# Work order:
Look through the listing below and write out exactly the lines from the line with "Given a BWT" to the line with "L = 'kyka$a'", both included, and no others.

━━━ Available data ━━━

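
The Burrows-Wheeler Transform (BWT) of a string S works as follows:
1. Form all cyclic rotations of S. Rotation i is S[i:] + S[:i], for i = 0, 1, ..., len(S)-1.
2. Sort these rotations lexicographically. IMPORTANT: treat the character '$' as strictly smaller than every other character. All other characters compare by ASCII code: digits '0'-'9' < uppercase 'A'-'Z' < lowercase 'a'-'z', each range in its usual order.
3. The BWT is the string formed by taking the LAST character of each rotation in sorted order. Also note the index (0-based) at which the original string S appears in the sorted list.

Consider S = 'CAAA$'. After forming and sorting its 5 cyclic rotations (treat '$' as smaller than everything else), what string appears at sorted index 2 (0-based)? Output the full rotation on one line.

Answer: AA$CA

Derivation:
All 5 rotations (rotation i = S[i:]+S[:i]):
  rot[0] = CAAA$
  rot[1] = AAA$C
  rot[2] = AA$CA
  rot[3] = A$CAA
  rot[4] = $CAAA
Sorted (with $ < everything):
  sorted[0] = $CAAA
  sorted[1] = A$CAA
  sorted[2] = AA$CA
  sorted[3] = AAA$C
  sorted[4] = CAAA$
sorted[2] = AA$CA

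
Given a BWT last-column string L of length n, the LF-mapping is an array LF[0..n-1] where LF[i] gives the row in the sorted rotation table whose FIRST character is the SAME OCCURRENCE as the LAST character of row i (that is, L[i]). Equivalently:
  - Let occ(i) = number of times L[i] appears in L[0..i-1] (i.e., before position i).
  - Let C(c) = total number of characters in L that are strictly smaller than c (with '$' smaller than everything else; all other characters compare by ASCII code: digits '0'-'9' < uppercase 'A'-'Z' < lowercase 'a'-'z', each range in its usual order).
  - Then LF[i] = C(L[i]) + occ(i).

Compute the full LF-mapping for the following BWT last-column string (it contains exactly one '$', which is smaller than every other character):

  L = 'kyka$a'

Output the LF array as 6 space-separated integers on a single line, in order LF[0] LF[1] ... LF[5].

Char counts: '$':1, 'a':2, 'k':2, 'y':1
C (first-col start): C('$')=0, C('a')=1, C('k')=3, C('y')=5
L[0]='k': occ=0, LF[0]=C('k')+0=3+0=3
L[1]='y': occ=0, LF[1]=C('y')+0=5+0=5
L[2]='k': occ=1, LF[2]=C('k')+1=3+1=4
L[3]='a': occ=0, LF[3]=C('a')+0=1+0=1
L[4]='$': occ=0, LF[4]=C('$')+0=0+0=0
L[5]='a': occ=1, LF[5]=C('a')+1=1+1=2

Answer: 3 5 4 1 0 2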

━━━
━━━ Available data ━━━

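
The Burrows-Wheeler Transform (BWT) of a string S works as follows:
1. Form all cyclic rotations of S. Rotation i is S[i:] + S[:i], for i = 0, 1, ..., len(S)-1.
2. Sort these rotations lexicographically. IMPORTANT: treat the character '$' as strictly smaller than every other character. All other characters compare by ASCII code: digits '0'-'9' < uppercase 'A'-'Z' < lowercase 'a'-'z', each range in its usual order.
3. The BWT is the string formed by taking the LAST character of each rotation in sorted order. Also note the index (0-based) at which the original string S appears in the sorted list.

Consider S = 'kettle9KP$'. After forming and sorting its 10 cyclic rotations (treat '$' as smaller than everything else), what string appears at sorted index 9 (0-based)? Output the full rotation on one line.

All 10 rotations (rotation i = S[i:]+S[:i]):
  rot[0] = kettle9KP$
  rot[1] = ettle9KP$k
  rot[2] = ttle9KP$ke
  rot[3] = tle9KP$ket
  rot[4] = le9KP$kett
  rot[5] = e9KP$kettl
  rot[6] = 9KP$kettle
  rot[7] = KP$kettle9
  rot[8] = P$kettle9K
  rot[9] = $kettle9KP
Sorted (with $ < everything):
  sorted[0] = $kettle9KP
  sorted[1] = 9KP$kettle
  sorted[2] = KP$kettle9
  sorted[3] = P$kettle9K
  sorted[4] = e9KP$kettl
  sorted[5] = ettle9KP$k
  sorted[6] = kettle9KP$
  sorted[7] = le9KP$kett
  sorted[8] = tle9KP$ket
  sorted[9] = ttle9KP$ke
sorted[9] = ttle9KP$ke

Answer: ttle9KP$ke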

━━━
━━━ Available data ━━━

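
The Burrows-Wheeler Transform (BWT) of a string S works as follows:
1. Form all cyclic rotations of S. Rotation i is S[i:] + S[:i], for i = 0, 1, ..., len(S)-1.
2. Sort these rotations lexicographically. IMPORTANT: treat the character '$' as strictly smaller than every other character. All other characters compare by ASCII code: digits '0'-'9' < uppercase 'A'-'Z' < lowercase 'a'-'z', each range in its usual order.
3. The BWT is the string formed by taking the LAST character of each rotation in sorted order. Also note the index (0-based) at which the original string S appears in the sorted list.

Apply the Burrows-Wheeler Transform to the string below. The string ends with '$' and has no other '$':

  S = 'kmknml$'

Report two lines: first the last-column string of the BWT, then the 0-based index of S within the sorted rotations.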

━━━

# Exercise response:
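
Given a BWT last-column string L of length n, the LF-mapping is an array LF[0..n-1] where LF[i] gives the row in the sorted rotation table whose FIRST character is the SAME OCCURRENCE as the LAST character of row i (that is, L[i]). Equivalently:
  - Let occ(i) = number of times L[i] appears in L[0..i-1] (i.e., before position i).
  - Let C(c) = total number of characters in L that are strictly smaller than c (with '$' smaller than everything else; all other characters compare by ASCII code: digits '0'-'9' < uppercase 'A'-'Z' < lowercase 'a'-'z', each range in its usual order).
  - Then LF[i] = C(L[i]) + occ(i).

Compute the full LF-mapping for the following BWT last-column string (it contains exactly one '$', which is smaller than every other character):

  L = 'kyka$a'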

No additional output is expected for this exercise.